Task statement: The answer must be an exact copy of every record below.

Data:
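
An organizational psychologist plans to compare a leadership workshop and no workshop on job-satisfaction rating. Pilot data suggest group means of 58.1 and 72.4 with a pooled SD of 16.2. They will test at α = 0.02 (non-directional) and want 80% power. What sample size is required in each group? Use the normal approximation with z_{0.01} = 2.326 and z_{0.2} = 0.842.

n = 26 per group

Cohen's d = |M₁ − M₂| / SD_pooled = |58.1 − 72.4| / 16.2 = 14.3 / 16.2 = 0.883.
For two independent groups with equal n: n = 2·((z_{α/2} + z_β) / d)².
z_{α/2} + z_β = 2.326 + 0.842 = 3.168.
n = 2 × (3.168 / 0.883)² = 2 × 3.588² = 2 × 12.87 = 25.7.
Round up to the next whole participant.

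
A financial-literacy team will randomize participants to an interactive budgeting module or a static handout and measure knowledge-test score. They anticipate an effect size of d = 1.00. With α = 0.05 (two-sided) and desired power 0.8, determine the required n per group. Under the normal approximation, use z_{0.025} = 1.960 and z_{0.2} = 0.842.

For two independent groups with equal n: n = 2·((z_{α/2} + z_β) / d)².
z_{α/2} + z_β = 1.960 + 0.842 = 2.802.
n = 2 × (2.802 / 1.00)² = 2 × 2.802² = 2 × 7.85 = 15.7.
Round up to the next whole participant.

n = 16 per group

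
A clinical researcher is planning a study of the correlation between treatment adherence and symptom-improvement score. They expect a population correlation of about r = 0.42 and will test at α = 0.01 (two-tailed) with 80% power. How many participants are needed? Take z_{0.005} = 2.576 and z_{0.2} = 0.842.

n = 62

Fisher's z: C = ½·ln((1+r)/(1−r)) = ½·ln(2.4483) = 0.4477.
n = ((z_{α/2} + z_β)/C)² + 3.
(2.576 + 0.842) / 0.4477 = 3.418 / 0.4477 = 7.635.
n = 7.635² + 3 = 58.29 + 3 = 61.3.
Round up.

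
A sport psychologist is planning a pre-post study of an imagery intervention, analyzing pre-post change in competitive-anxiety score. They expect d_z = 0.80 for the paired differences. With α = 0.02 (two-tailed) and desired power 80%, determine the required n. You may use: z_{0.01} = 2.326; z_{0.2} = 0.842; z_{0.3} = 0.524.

n = 16 pairs

For a paired (one-sample on differences) test: n = ((z_{α/2} + z_β) / d)².
z_{α/2} + z_β = 2.326 + 0.842 = 3.168.
n = (3.168 / 0.80)² = 3.960² = 15.68.
Round up.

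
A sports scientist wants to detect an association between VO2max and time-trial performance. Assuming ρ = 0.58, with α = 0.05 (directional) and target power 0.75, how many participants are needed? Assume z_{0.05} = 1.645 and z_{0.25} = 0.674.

n = 16

Fisher's z: C = ½·ln((1+r)/(1−r)) = ½·ln(3.7619) = 0.6625.
n = ((z_{α} + z_β)/C)² + 3.
(1.645 + 0.674) / 0.6625 = 2.319 / 0.6625 = 3.500.
n = 3.500² + 3 = 12.25 + 3 = 15.3.
Round up.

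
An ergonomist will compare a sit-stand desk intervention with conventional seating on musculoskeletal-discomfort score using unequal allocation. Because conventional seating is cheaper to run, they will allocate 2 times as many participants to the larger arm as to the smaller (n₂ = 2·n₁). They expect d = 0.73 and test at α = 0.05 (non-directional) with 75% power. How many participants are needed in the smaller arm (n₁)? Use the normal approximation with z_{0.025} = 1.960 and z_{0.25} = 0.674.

With allocation ratio k = n₂/n₁ = 2, Var(x̄₁−x̄₂) = σ²(1/n₁ + 1/(k·n₁)) = σ²·(k+1)/(k·n₁).
So n₁ = (1 + 1/k)·((z_{α/2} + z_β)/d)² = 1.500 × (2.634/0.73)².
n₁ = 1.500 × 13.02 = 19.5.
Round up: n₁ = 20, giving n₂ = 2 × 20 = 40.

n₁ = 20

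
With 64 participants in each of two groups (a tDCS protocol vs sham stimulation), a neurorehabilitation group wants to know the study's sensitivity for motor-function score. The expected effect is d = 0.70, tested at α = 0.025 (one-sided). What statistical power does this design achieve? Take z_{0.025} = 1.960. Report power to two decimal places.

For two equal groups, power = Φ(d·√(n/2) − z_{α}).
d·√(n/2) = 0.70 × √(64/2) = 0.70 × 5.657 = 3.960.
z_β = 3.960 − 1.960 = 2.000.
Power = Φ(2.000) = 0.977.

power ≈ 0.98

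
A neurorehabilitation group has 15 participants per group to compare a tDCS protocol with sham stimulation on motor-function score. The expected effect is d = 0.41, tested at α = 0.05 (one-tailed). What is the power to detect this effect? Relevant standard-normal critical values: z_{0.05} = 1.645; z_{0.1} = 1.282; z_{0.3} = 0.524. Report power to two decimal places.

For two equal groups, power = Φ(d·√(n/2) − z_{α}).
d·√(n/2) = 0.41 × √(15/2) = 0.41 × 2.739 = 1.123.
z_β = 1.123 − 1.645 = -0.522.
Power = Φ(-0.522) = 0.301.

power ≈ 0.30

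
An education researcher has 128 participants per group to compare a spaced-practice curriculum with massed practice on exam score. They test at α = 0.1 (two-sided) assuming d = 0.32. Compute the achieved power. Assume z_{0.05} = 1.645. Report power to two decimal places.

power ≈ 0.82

For two equal groups, power = Φ(d·√(n/2) − z_{α/2}).
d·√(n/2) = 0.32 × √(128/2) = 0.32 × 8.000 = 2.560.
z_β = 2.560 − 1.645 = 0.915.
Power = Φ(0.915) = 0.820.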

Output of the exercise:
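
An organizational psychologist plans to compare a leadership workshop and no workshop on job-satisfaction rating. Pilot data suggest group means of 58.1 and 72.4 with a pooled SD of 16.2. They will test at α = 0.02 (non-directional) and want 80% power. What sample size is required in each group? Use the normal approximation with z_{0.01} = 2.326 and z_{0.2} = 0.842.

n = 26 per group

Cohen's d = |M₁ − M₂| / SD_pooled = |58.1 − 72.4| / 16.2 = 14.3 / 16.2 = 0.883.
For two independent groups with equal n: n = 2·((z_{α/2} + z_β) / d)².
z_{α/2} + z_β = 2.326 + 0.842 = 3.168.
n = 2 × (3.168 / 0.883)² = 2 × 3.588² = 2 × 12.87 = 25.7.
Round up to the next whole participant.

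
A financial-literacy team will randomize participants to an interactive budgeting module or a static handout and measure knowledge-test score. They anticipate an effect size of d = 1.00. With α = 0.05 (two-sided) and desired power 0.8, determine the required n per group. Under the normal approximation, use z_{0.025} = 1.960 and z_{0.2} = 0.842.

For two independent groups with equal n: n = 2·((z_{α/2} + z_β) / d)².
z_{α/2} + z_β = 1.960 + 0.842 = 2.802.
n = 2 × (2.802 / 1.00)² = 2 × 2.802² = 2 × 7.85 = 15.7.
Round up to the next whole participant.

n = 16 per group

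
A clinical researcher is planning a study of the correlation between treatment adherence and symptom-improvement score. They expect a population correlation of about r = 0.42 and will test at α = 0.01 (two-tailed) with 80% power. How many participants are needed? Take z_{0.005} = 2.576 and z_{0.2} = 0.842.

n = 62

Fisher's z: C = ½·ln((1+r)/(1−r)) = ½·ln(2.4483) = 0.4477.
n = ((z_{α/2} + z_β)/C)² + 3.
(2.576 + 0.842) / 0.4477 = 3.418 / 0.4477 = 7.635.
n = 7.635² + 3 = 58.29 + 3 = 61.3.
Round up.

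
A sport psychologist is planning a pre-post study of an imagery intervention, analyzing pre-post change in competitive-anxiety score. They expect d_z = 0.80 for the paired differences. With α = 0.02 (two-tailed) and desired power 80%, determine the required n. You may use: z_{0.01} = 2.326; z_{0.2} = 0.842; z_{0.3} = 0.524.

n = 16 pairs

For a paired (one-sample on differences) test: n = ((z_{α/2} + z_β) / d)².
z_{α/2} + z_β = 2.326 + 0.842 = 3.168.
n = (3.168 / 0.80)² = 3.960² = 15.68.
Round up.

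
A sports scientist wants to detect an association between VO2max and time-trial performance. Assuming ρ = 0.58, with α = 0.05 (directional) and target power 0.75, how many participants are needed? Assume z_{0.05} = 1.645 and z_{0.25} = 0.674.

n = 16

Fisher's z: C = ½·ln((1+r)/(1−r)) = ½·ln(3.7619) = 0.6625.
n = ((z_{α} + z_β)/C)² + 3.
(1.645 + 0.674) / 0.6625 = 2.319 / 0.6625 = 3.500.
n = 3.500² + 3 = 12.25 + 3 = 15.3.
Round up.

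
An ergonomist will compare a sit-stand desk intervention with conventional seating on musculoskeletal-discomfort score using unequal allocation. Because conventional seating is cheaper to run, they will allocate 2 times as many participants to the larger arm as to the smaller (n₂ = 2·n₁). They expect d = 0.73 and test at α = 0.05 (non-directional) with 75% power. How many participants are needed in the smaller arm (n₁)? Use the normal approximation with z_{0.025} = 1.960 and z_{0.25} = 0.674.

With allocation ratio k = n₂/n₁ = 2, Var(x̄₁−x̄₂) = σ²(1/n₁ + 1/(k·n₁)) = σ²·(k+1)/(k·n₁).
So n₁ = (1 + 1/k)·((z_{α/2} + z_β)/d)² = 1.500 × (2.634/0.73)².
n₁ = 1.500 × 13.02 = 19.5.
Round up: n₁ = 20, giving n₂ = 2 × 20 = 40.

n₁ = 20

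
With 64 participants in each of two groups (a tDCS protocol vs sham stimulation), a neurorehabilitation group wants to know the study's sensitivity for motor-function score. The expected effect is d = 0.70, tested at α = 0.025 (one-sided). What statistical power does this design achieve? Take z_{0.025} = 1.960. Report power to two decimal places.

For two equal groups, power = Φ(d·√(n/2) − z_{α}).
d·√(n/2) = 0.70 × √(64/2) = 0.70 × 5.657 = 3.960.
z_β = 3.960 − 1.960 = 2.000.
Power = Φ(2.000) = 0.977.

power ≈ 0.98

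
A neurorehabilitation group has 15 participants per group to compare a tDCS protocol with sham stimulation on motor-function score. The expected effect is d = 0.41, tested at α = 0.05 (one-tailed). What is the power to detect this effect? Relevant standard-normal critical values: z_{0.05} = 1.645; z_{0.1} = 1.282; z_{0.3} = 0.524. Report power to two decimal places.

For two equal groups, power = Φ(d·√(n/2) − z_{α}).
d·√(n/2) = 0.41 × √(15/2) = 0.41 × 2.739 = 1.123.
z_β = 1.123 − 1.645 = -0.522.
Power = Φ(-0.522) = 0.301.

power ≈ 0.30

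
An education researcher has 128 participants per group to compare a spaced-practice curriculum with massed practice on exam score. They test at α = 0.1 (two-sided) assuming d = 0.32. Compute the achieved power. Assume z_{0.05} = 1.645. Report power to two decimal places.

power ≈ 0.82

For two equal groups, power = Φ(d·√(n/2) − z_{α/2}).
d·√(n/2) = 0.32 × √(128/2) = 0.32 × 8.000 = 2.560.
z_β = 2.560 − 1.645 = 0.915.
Power = Φ(0.915) = 0.820.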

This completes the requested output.